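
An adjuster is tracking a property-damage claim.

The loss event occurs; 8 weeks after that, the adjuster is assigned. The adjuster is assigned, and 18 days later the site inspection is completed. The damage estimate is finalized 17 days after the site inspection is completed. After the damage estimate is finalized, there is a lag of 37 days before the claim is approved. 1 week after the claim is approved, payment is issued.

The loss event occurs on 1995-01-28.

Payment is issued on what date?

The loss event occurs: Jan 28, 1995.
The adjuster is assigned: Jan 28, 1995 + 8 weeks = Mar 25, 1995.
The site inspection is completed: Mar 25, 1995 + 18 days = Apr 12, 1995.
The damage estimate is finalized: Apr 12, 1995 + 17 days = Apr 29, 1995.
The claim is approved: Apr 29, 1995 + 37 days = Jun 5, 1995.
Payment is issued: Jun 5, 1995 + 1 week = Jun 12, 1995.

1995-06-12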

## [What is needed]
Every entry above should come back exactly as written.

## [Task response]
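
An adjuster is tracking a property-damage claim.

The loss event occurs; 8 weeks after that, the adjuster is assigned. The adjuster is assigned, and 18 days later the site inspection is completed. The damage estimate is finalized 17 days after the site inspection is completed. After the damage estimate is finalized, there is a lag of 37 days before the claim is approved. 1 week after the claim is approved, payment is issued.

The loss event occurs on 1995-01-28.

Payment is issued on what date?

The loss event occurs: Jan 28, 1995.
The adjuster is assigned: Jan 28, 1995 + 8 weeks = Mar 25, 1995.
The site inspection is completed: Mar 25, 1995 + 18 days = Apr 12, 1995.
The damage estimate is finalized: Apr 12, 1995 + 17 days = Apr 29, 1995.
The claim is approved: Apr 29, 1995 + 37 days = Jun 5, 1995.
Payment is issued: Jun 5, 1995 + 1 week = Jun 12, 1995.

1995-06-12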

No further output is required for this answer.